Task -> Exactly reproduce the line that contains "After 4 steps, what" and all lines after it in the entries below, through the very last line.

(Provided records Opens)

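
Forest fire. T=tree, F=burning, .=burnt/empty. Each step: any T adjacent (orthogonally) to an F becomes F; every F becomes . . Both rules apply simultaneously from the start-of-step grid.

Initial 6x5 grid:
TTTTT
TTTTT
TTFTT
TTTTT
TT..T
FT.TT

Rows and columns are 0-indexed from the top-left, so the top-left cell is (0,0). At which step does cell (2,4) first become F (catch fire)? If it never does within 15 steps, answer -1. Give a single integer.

Step 1: cell (2,4)='T' (+6 fires, +2 burnt)
Step 2: cell (2,4)='F' (+9 fires, +6 burnt)
  -> target ignites at step 2
Step 3: cell (2,4)='.' (+5 fires, +9 burnt)
Step 4: cell (2,4)='.' (+3 fires, +5 burnt)
Step 5: cell (2,4)='.' (+1 fires, +3 burnt)
Step 6: cell (2,4)='.' (+1 fires, +1 burnt)
Step 7: cell (2,4)='.' (+0 fires, +1 burnt)
  fire out at step 7

2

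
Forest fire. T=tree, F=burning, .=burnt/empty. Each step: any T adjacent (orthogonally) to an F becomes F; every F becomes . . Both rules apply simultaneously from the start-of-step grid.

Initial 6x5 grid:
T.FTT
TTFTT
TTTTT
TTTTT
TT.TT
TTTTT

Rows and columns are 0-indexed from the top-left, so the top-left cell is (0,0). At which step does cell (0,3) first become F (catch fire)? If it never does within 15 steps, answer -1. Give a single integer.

Step 1: cell (0,3)='F' (+4 fires, +2 burnt)
  -> target ignites at step 1
Step 2: cell (0,3)='.' (+6 fires, +4 burnt)
Step 3: cell (0,3)='.' (+5 fires, +6 burnt)
Step 4: cell (0,3)='.' (+4 fires, +5 burnt)
Step 5: cell (0,3)='.' (+4 fires, +4 burnt)
Step 6: cell (0,3)='.' (+3 fires, +4 burnt)
Step 7: cell (0,3)='.' (+0 fires, +3 burnt)
  fire out at step 7

1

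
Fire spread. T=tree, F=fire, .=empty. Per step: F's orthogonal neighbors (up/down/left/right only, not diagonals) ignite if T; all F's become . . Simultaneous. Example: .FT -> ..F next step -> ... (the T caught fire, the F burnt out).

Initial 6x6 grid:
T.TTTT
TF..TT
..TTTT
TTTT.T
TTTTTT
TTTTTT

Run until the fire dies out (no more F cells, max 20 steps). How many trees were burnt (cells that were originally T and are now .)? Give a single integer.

Answer: 2

Derivation:
Step 1: +1 fires, +1 burnt (F count now 1)
Step 2: +1 fires, +1 burnt (F count now 1)
Step 3: +0 fires, +1 burnt (F count now 0)
Fire out after step 3
Initially T: 29, now '.': 9
Total burnt (originally-T cells now '.'): 2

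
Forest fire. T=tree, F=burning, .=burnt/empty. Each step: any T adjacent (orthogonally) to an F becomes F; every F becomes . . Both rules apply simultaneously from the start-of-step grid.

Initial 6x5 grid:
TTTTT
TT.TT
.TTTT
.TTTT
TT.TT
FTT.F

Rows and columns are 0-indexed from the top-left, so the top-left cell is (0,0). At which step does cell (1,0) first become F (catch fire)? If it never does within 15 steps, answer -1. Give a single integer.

Step 1: cell (1,0)='T' (+3 fires, +2 burnt)
Step 2: cell (1,0)='T' (+4 fires, +3 burnt)
Step 3: cell (1,0)='T' (+3 fires, +4 burnt)
Step 4: cell (1,0)='T' (+4 fires, +3 burnt)
Step 5: cell (1,0)='T' (+4 fires, +4 burnt)
Step 6: cell (1,0)='F' (+3 fires, +4 burnt)
  -> target ignites at step 6
Step 7: cell (1,0)='.' (+2 fires, +3 burnt)
Step 8: cell (1,0)='.' (+0 fires, +2 burnt)
  fire out at step 8

6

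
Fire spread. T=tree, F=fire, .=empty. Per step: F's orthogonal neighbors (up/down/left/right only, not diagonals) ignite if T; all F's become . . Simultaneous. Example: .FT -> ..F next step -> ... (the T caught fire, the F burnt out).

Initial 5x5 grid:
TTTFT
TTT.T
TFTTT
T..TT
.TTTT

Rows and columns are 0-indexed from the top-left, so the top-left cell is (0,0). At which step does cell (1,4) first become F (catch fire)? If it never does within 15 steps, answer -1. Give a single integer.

Step 1: cell (1,4)='T' (+5 fires, +2 burnt)
Step 2: cell (1,4)='F' (+6 fires, +5 burnt)
  -> target ignites at step 2
Step 3: cell (1,4)='.' (+3 fires, +6 burnt)
Step 4: cell (1,4)='.' (+2 fires, +3 burnt)
Step 5: cell (1,4)='.' (+2 fires, +2 burnt)
Step 6: cell (1,4)='.' (+1 fires, +2 burnt)
Step 7: cell (1,4)='.' (+0 fires, +1 burnt)
  fire out at step 7

2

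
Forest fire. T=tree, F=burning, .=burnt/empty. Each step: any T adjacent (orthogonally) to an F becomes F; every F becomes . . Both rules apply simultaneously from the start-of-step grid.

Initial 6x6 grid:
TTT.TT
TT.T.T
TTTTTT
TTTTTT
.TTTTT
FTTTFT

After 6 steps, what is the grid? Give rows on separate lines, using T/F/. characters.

Step 1: 4 trees catch fire, 2 burn out
  TTT.TT
  TT.T.T
  TTTTTT
  TTTTTT
  .TTTFT
  .FTF.F
Step 2: 5 trees catch fire, 4 burn out
  TTT.TT
  TT.T.T
  TTTTTT
  TTTTFT
  .FTF.F
  ..F...
Step 3: 5 trees catch fire, 5 burn out
  TTT.TT
  TT.T.T
  TTTTFT
  TFTF.F
  ..F...
  ......
Step 4: 5 trees catch fire, 5 burn out
  TTT.TT
  TT.T.T
  TFTF.F
  F.F...
  ......
  ......
Step 5: 5 trees catch fire, 5 burn out
  TTT.TT
  TF.F.F
  F.F...
  ......
  ......
  ......
Step 6: 3 trees catch fire, 5 burn out
  TFT.TF
  F.....
  ......
  ......
  ......
  ......

TFT.TF
F.....
......
......
......
......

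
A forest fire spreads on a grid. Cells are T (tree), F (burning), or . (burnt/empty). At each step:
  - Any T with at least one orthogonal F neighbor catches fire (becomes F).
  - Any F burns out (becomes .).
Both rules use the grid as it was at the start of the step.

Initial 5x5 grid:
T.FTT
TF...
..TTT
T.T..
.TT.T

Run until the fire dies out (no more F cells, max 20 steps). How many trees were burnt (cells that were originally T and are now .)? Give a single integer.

Answer: 4

Derivation:
Step 1: +2 fires, +2 burnt (F count now 2)
Step 2: +2 fires, +2 burnt (F count now 2)
Step 3: +0 fires, +2 burnt (F count now 0)
Fire out after step 3
Initially T: 12, now '.': 17
Total burnt (originally-T cells now '.'): 4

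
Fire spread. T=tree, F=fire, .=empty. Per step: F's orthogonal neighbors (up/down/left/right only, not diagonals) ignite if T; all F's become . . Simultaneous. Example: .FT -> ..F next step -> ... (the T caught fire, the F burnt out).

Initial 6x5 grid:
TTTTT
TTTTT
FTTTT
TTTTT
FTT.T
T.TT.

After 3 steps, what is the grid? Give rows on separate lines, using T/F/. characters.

Step 1: 5 trees catch fire, 2 burn out
  TTTTT
  FTTTT
  .FTTT
  FTTTT
  .FT.T
  F.TT.
Step 2: 5 trees catch fire, 5 burn out
  FTTTT
  .FTTT
  ..FTT
  .FTTT
  ..F.T
  ..TT.
Step 3: 5 trees catch fire, 5 burn out
  .FTTT
  ..FTT
  ...FT
  ..FTT
  ....T
  ..FT.

.FTTT
..FTT
...FT
..FTT
....T
..FT.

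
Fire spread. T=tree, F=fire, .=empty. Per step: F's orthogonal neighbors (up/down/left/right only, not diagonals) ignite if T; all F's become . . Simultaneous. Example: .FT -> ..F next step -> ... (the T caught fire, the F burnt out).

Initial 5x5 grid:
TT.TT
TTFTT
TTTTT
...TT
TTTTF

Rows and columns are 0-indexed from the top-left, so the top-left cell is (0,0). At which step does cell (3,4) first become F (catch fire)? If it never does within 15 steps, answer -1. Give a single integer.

Step 1: cell (3,4)='F' (+5 fires, +2 burnt)
  -> target ignites at step 1
Step 2: cell (3,4)='.' (+9 fires, +5 burnt)
Step 3: cell (3,4)='.' (+4 fires, +9 burnt)
Step 4: cell (3,4)='.' (+1 fires, +4 burnt)
Step 5: cell (3,4)='.' (+0 fires, +1 burnt)
  fire out at step 5

1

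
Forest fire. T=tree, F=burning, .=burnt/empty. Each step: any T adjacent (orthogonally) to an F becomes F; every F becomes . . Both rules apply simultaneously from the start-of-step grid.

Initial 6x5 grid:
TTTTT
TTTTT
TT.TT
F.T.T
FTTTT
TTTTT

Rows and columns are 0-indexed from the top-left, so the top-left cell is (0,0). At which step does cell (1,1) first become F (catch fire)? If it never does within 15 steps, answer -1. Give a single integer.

Step 1: cell (1,1)='T' (+3 fires, +2 burnt)
Step 2: cell (1,1)='T' (+4 fires, +3 burnt)
Step 3: cell (1,1)='F' (+5 fires, +4 burnt)
  -> target ignites at step 3
Step 4: cell (1,1)='.' (+4 fires, +5 burnt)
Step 5: cell (1,1)='.' (+4 fires, +4 burnt)
Step 6: cell (1,1)='.' (+4 fires, +4 burnt)
Step 7: cell (1,1)='.' (+1 fires, +4 burnt)
Step 8: cell (1,1)='.' (+0 fires, +1 burnt)
  fire out at step 8

3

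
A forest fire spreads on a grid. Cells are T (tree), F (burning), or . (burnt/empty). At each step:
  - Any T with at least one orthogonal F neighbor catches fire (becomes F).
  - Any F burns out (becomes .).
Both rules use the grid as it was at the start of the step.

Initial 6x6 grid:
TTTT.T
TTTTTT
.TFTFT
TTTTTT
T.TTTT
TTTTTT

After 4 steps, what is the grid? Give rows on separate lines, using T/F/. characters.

Step 1: 7 trees catch fire, 2 burn out
  TTTT.T
  TTFTFT
  .F.F.F
  TTFTFT
  T.TTTT
  TTTTTT
Step 2: 9 trees catch fire, 7 burn out
  TTFT.T
  TF.F.F
  ......
  TF.F.F
  T.FTFT
  TTTTTT
Step 3: 9 trees catch fire, 9 burn out
  TF.F.F
  F.....
  ......
  F.....
  T..F.F
  TTFTFT
Step 4: 5 trees catch fire, 9 burn out
  F.....
  ......
  ......
  ......
  F.....
  TF.F.F

F.....
......
......
......
F.....
TF.F.F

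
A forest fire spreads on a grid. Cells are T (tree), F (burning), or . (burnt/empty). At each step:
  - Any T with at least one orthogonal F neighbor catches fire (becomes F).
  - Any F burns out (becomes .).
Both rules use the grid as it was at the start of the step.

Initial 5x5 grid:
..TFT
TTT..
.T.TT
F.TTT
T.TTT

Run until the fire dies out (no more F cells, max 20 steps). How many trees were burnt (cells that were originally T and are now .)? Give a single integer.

Step 1: +3 fires, +2 burnt (F count now 3)
Step 2: +1 fires, +3 burnt (F count now 1)
Step 3: +1 fires, +1 burnt (F count now 1)
Step 4: +2 fires, +1 burnt (F count now 2)
Step 5: +0 fires, +2 burnt (F count now 0)
Fire out after step 5
Initially T: 15, now '.': 17
Total burnt (originally-T cells now '.'): 7

Answer: 7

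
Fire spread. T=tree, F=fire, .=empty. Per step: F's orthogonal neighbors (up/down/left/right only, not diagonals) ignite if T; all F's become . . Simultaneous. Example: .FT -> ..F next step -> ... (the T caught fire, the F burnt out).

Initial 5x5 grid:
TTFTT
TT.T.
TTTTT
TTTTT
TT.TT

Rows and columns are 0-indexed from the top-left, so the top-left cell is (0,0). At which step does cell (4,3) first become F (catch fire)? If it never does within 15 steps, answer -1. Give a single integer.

Step 1: cell (4,3)='T' (+2 fires, +1 burnt)
Step 2: cell (4,3)='T' (+4 fires, +2 burnt)
Step 3: cell (4,3)='T' (+3 fires, +4 burnt)
Step 4: cell (4,3)='T' (+5 fires, +3 burnt)
Step 5: cell (4,3)='F' (+5 fires, +5 burnt)
  -> target ignites at step 5
Step 6: cell (4,3)='.' (+2 fires, +5 burnt)
Step 7: cell (4,3)='.' (+0 fires, +2 burnt)
  fire out at step 7

5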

(Provided records Closes)

Reply ->
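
After 4 steps, what is the grid? Give rows on separate lines, using T/F/. characters.

Step 1: 7 trees catch fire, 2 burn out
  TTTT.T
  TTFTFT
  .F.F.F
  TTFTFT
  T.TTTT
  TTTTTT
Step 2: 9 trees catch fire, 7 burn out
  TTFT.T
  TF.F.F
  ......
  TF.F.F
  T.FTFT
  TTTTTT
Step 3: 9 trees catch fire, 9 burn out
  TF.F.F
  F.....
  ......
  F.....
  T..F.F
  TTFTFT
Step 4: 5 trees catch fire, 9 burn out
  F.....
  ......
  ......
  ......
  F.....
  TF.F.F

F.....
......
......
......
F.....
TF.F.F

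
A forest fire spreads on a grid. Cells are T (tree), F (burning), or . (burnt/empty). At each step:
  - Any T with at least one orthogonal F neighbor catches fire (becomes F).
  - Any F burns out (becomes .).
Both rules use the grid as it was at the start of the step.

Initial 5x5 grid:
..TFT
TTT..
.T.TT
F.TTT
T.TTT

Run until the fire dies out (no more F cells, max 20 steps). How many trees were burnt (cells that were originally T and are now .)? Give a single integer.

Step 1: +3 fires, +2 burnt (F count now 3)
Step 2: +1 fires, +3 burnt (F count now 1)
Step 3: +1 fires, +1 burnt (F count now 1)
Step 4: +2 fires, +1 burnt (F count now 2)
Step 5: +0 fires, +2 burnt (F count now 0)
Fire out after step 5
Initially T: 15, now '.': 17
Total burnt (originally-T cells now '.'): 7

Answer: 7

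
Fire spread. T=tree, F=fire, .=empty. Per step: F's orthogonal neighbors (up/down/left/right only, not diagonals) ignite if T; all F's become . . Simultaneous. Example: .FT -> ..F next step -> ... (the T caught fire, the F burnt out).

Initial 5x5 grid:
TTFTT
TT.T.
TTTTT
TTTTT
TT.TT

Rows and columns are 0-indexed from the top-left, so the top-left cell is (0,0). At which step does cell (4,3) first become F (catch fire)? If it never does within 15 steps, answer -1. Give a single integer.

Step 1: cell (4,3)='T' (+2 fires, +1 burnt)
Step 2: cell (4,3)='T' (+4 fires, +2 burnt)
Step 3: cell (4,3)='T' (+3 fires, +4 burnt)
Step 4: cell (4,3)='T' (+5 fires, +3 burnt)
Step 5: cell (4,3)='F' (+5 fires, +5 burnt)
  -> target ignites at step 5
Step 6: cell (4,3)='.' (+2 fires, +5 burnt)
Step 7: cell (4,3)='.' (+0 fires, +2 burnt)
  fire out at step 7

5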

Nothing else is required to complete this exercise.